Aim of the task -> Would you please write out the records below exactly as they appear?

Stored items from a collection
————————
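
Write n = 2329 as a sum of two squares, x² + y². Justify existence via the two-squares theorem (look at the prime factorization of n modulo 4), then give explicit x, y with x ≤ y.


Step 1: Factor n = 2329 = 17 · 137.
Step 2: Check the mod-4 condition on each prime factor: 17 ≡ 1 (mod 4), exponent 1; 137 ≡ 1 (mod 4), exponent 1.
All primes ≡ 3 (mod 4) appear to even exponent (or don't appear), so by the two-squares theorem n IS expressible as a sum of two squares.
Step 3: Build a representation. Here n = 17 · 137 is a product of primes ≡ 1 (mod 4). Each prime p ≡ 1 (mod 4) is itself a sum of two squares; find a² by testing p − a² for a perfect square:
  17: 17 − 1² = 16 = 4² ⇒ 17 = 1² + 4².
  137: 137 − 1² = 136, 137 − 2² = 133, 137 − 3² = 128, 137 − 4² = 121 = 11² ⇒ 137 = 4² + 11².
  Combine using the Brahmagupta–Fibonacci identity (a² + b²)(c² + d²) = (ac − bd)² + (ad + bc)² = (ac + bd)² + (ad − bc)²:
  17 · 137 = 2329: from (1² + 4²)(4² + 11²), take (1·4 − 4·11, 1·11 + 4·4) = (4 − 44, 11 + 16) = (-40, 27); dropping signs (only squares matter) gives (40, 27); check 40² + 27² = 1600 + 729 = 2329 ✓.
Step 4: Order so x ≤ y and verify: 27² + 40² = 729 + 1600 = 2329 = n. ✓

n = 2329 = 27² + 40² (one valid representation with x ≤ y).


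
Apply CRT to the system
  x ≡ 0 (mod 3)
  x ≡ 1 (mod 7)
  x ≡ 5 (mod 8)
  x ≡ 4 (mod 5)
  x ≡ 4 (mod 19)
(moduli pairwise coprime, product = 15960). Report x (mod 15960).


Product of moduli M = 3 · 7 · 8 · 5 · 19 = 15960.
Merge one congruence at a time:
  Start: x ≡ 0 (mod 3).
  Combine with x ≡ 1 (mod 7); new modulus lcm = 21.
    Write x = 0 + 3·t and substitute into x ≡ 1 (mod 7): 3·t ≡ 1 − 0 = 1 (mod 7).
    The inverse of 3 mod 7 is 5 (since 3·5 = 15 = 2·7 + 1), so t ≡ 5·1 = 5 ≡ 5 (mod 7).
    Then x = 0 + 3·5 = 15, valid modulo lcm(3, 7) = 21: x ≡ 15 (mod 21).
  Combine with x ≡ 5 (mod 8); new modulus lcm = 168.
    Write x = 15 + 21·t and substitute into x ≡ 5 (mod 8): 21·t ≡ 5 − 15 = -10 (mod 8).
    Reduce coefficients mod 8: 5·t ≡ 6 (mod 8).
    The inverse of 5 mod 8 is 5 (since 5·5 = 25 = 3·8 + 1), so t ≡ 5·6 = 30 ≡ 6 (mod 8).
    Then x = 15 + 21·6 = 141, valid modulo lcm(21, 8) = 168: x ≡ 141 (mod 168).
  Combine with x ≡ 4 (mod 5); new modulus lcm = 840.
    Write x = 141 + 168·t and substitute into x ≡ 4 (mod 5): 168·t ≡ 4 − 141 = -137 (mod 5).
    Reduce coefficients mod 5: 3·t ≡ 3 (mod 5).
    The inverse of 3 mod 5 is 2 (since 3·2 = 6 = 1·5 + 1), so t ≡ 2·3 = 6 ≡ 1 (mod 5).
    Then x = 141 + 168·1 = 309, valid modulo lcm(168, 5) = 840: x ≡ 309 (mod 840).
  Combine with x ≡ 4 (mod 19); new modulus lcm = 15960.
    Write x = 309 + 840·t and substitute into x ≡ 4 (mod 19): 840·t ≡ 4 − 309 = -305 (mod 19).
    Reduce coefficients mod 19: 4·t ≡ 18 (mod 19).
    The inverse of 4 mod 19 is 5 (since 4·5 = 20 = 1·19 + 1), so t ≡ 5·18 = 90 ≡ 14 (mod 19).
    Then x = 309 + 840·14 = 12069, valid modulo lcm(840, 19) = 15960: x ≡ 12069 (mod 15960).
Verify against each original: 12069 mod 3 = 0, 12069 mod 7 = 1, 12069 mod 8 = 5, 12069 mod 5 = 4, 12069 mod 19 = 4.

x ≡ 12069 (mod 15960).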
————————
Result ->
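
Write n = 2329 as a sum of two squares, x² + y². Justify existence via the two-squares theorem (look at the prime factorization of n modulo 4), then give explicit x, y with x ≤ y.


Step 1: Factor n = 2329 = 17 · 137.
Step 2: Check the mod-4 condition on each prime factor: 17 ≡ 1 (mod 4), exponent 1; 137 ≡ 1 (mod 4), exponent 1.
All primes ≡ 3 (mod 4) appear to even exponent (or don't appear), so by the two-squares theorem n IS expressible as a sum of two squares.
Step 3: Build a representation. Here n = 17 · 137 is a product of primes ≡ 1 (mod 4). Each prime p ≡ 1 (mod 4) is itself a sum of two squares; find a² by testing p − a² for a perfect square:
  17: 17 − 1² = 16 = 4² ⇒ 17 = 1² + 4².
  137: 137 − 1² = 136, 137 − 2² = 133, 137 − 3² = 128, 137 − 4² = 121 = 11² ⇒ 137 = 4² + 11².
  Combine using the Brahmagupta–Fibonacci identity (a² + b²)(c² + d²) = (ac − bd)² + (ad + bc)² = (ac + bd)² + (ad − bc)²:
  17 · 137 = 2329: from (1² + 4²)(4² + 11²), take (1·4 − 4·11, 1·11 + 4·4) = (4 − 44, 11 + 16) = (-40, 27); dropping signs (only squares matter) gives (40, 27); check 40² + 27² = 1600 + 729 = 2329 ✓.
Step 4: Order so x ≤ y and verify: 27² + 40² = 729 + 1600 = 2329 = n. ✓

n = 2329 = 27² + 40² (one valid representation with x ≤ y).


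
Apply CRT to the system
  x ≡ 0 (mod 3)
  x ≡ 1 (mod 7)
  x ≡ 5 (mod 8)
  x ≡ 4 (mod 5)
  x ≡ 4 (mod 19)
(moduli pairwise coprime, product = 15960). Report x (mod 15960).


Product of moduli M = 3 · 7 · 8 · 5 · 19 = 15960.
Merge one congruence at a time:
  Start: x ≡ 0 (mod 3).
  Combine with x ≡ 1 (mod 7); new modulus lcm = 21.
    Write x = 0 + 3·t and substitute into x ≡ 1 (mod 7): 3·t ≡ 1 − 0 = 1 (mod 7).
    The inverse of 3 mod 7 is 5 (since 3·5 = 15 = 2·7 + 1), so t ≡ 5·1 = 5 ≡ 5 (mod 7).
    Then x = 0 + 3·5 = 15, valid modulo lcm(3, 7) = 21: x ≡ 15 (mod 21).
  Combine with x ≡ 5 (mod 8); new modulus lcm = 168.
    Write x = 15 + 21·t and substitute into x ≡ 5 (mod 8): 21·t ≡ 5 − 15 = -10 (mod 8).
    Reduce coefficients mod 8: 5·t ≡ 6 (mod 8).
    The inverse of 5 mod 8 is 5 (since 5·5 = 25 = 3·8 + 1), so t ≡ 5·6 = 30 ≡ 6 (mod 8).
    Then x = 15 + 21·6 = 141, valid modulo lcm(21, 8) = 168: x ≡ 141 (mod 168).
  Combine with x ≡ 4 (mod 5); new modulus lcm = 840.
    Write x = 141 + 168·t and substitute into x ≡ 4 (mod 5): 168·t ≡ 4 − 141 = -137 (mod 5).
    Reduce coefficients mod 5: 3·t ≡ 3 (mod 5).
    The inverse of 3 mod 5 is 2 (since 3·2 = 6 = 1·5 + 1), so t ≡ 2·3 = 6 ≡ 1 (mod 5).
    Then x = 141 + 168·1 = 309, valid modulo lcm(168, 5) = 840: x ≡ 309 (mod 840).
  Combine with x ≡ 4 (mod 19); new modulus lcm = 15960.
    Write x = 309 + 840·t and substitute into x ≡ 4 (mod 19): 840·t ≡ 4 − 309 = -305 (mod 19).
    Reduce coefficients mod 19: 4·t ≡ 18 (mod 19).
    The inverse of 4 mod 19 is 5 (since 4·5 = 20 = 1·19 + 1), so t ≡ 5·18 = 90 ≡ 14 (mod 19).
    Then x = 309 + 840·14 = 12069, valid modulo lcm(840, 19) = 15960: x ≡ 12069 (mod 15960).
Verify against each original: 12069 mod 3 = 0, 12069 mod 7 = 1, 12069 mod 8 = 5, 12069 mod 5 = 4, 12069 mod 19 = 4.

x ≡ 12069 (mod 15960).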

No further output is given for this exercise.